WORK REQUEST:
Going from the line that contains "- Apparel: exempt (0%)" to the last line of the material below, repeat every line exactly.

- - -

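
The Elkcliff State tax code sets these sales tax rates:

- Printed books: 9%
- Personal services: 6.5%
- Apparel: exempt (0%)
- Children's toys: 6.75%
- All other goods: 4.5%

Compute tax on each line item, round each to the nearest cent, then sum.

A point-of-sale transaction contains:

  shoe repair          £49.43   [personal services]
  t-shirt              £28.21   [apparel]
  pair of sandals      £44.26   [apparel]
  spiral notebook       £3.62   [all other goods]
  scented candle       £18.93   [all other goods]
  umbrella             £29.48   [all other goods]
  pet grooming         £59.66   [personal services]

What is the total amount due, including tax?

Shoe repair £49.43: personal services → 6.5% → £3.21
T-shirt £28.21: apparel → 0% → £0.00
Pair of sandals £44.26: apparel → 0% → £0.00
Spiral notebook £3.62: all other goods → 4.5% → £0.16
Scented candle £18.93: all other goods → 4.5% → £0.85
Umbrella £29.48: all other goods → 4.5% → £1.33
Pet grooming £59.66: personal services → 6.5% → £3.88
Subtotal = £233.59; tax = £9.43; total due = £243.02

£243.02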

- - -

SOLVED PROBLEM:
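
- Apparel: exempt (0%)
- Children's toys: 6.75%
- All other goods: 4.5%

Compute tax on each line item, round each to the nearest cent, then sum.

A point-of-sale transaction contains:

  shoe repair          £49.43   [personal services]
  t-shirt              £28.21   [apparel]
  pair of sandals      £44.26   [apparel]
  spiral notebook       £3.62   [all other goods]
  scented candle       £18.93   [all other goods]
  umbrella             £29.48   [all other goods]
  pet grooming         £59.66   [personal services]

What is the total amount due, including tax?

Shoe repair £49.43: personal services → 6.5% → £3.21
T-shirt £28.21: apparel → 0% → £0.00
Pair of sandals £44.26: apparel → 0% → £0.00
Spiral notebook £3.62: all other goods → 4.5% → £0.16
Scented candle £18.93: all other goods → 4.5% → £0.85
Umbrella £29.48: all other goods → 4.5% → £1.33
Pet grooming £59.66: personal services → 6.5% → £3.88
Subtotal = £233.59; tax = £9.43; total due = £243.02

£243.02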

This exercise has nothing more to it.